* WHAT TO WORK ON
Please output the entries below exactly as they are.

* Collected data
###

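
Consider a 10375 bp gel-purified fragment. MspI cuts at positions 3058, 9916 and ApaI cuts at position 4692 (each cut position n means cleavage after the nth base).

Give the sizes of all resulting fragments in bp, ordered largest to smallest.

5224, 3058, 1634, 459 bp

Combined cut positions (sorted): 3058, 4692, 9916.
Linear molecule, 3 cuts → 4 fragments:
  3058 − 0 = 3058 bp
  4692 − 3058 = 1634 bp
  9916 − 4692 = 5224 bp
  10375 − 9916 = 459 bp
Sorted largest to smallest: 5224, 3058, 1634, 459 bp.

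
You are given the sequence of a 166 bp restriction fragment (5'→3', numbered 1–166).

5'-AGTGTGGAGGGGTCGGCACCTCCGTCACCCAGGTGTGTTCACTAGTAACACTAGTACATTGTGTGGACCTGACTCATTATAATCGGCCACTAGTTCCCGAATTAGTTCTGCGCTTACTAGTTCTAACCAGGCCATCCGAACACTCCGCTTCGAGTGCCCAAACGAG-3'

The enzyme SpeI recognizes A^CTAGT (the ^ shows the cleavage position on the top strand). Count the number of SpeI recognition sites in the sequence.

ACTAGT occurs starting at positions 41, 50, 89, 116.
SpeI cuts at 4 sites.

4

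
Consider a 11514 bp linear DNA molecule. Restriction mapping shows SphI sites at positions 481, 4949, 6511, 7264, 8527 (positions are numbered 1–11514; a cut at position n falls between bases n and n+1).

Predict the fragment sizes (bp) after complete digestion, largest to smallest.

Linear molecule, 5 cuts → 6 fragments:
  481 − 0 = 481 bp
  4949 − 481 = 4468 bp
  6511 − 4949 = 1562 bp
  7264 − 6511 = 753 bp
  8527 − 7264 = 1263 bp
  11514 − 8527 = 2987 bp
Sorted largest to smallest: 4468, 2987, 1562, 1263, 753, 481 bp.

4468, 2987, 1562, 1263, 753, 481 bp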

###

* SOLUTION FOR THIS PROBLEM
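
Consider a 10375 bp gel-purified fragment. MspI cuts at positions 3058, 9916 and ApaI cuts at position 4692 (each cut position n means cleavage after the nth base).

Give the sizes of all resulting fragments in bp, ordered largest to smallest.

5224, 3058, 1634, 459 bp

Combined cut positions (sorted): 3058, 4692, 9916.
Linear molecule, 3 cuts → 4 fragments:
  3058 − 0 = 3058 bp
  4692 − 3058 = 1634 bp
  9916 − 4692 = 5224 bp
  10375 − 9916 = 459 bp
Sorted largest to smallest: 5224, 3058, 1634, 459 bp.

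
You are given the sequence of a 166 bp restriction fragment (5'→3', numbered 1–166).

5'-AGTGTGGAGGGGTCGGCACCTCCGTCACCCAGGTGTGTTCACTAGTAACACTAGTACATTGTGTGGACCTGACTCATTATAATCGGCCACTAGTTCCCGAATTAGTTCTGCGCTTACTAGTTCTAACCAGGCCATCCGAACACTCCGCTTCGAGTGCCCAAACGAG-3'

The enzyme SpeI recognizes A^CTAGT (the ^ shows the cleavage position on the top strand). Count the number of SpeI recognition sites in the sequence.

ACTAGT occurs starting at positions 41, 50, 89, 116.
SpeI cuts at 4 sites.

4

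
Consider a 11514 bp linear DNA molecule. Restriction mapping shows SphI sites at positions 481, 4949, 6511, 7264, 8527 (positions are numbered 1–11514; a cut at position n falls between bases n and n+1).

Predict the fragment sizes (bp) after complete digestion, largest to smallest.

Linear molecule, 5 cuts → 6 fragments:
  481 − 0 = 481 bp
  4949 − 481 = 4468 bp
  6511 − 4949 = 1562 bp
  7264 − 6511 = 753 bp
  8527 − 7264 = 1263 bp
  11514 − 8527 = 2987 bp
Sorted largest to smallest: 4468, 2987, 1562, 1263, 753, 481 bp.

4468, 2987, 1562, 1263, 753, 481 bp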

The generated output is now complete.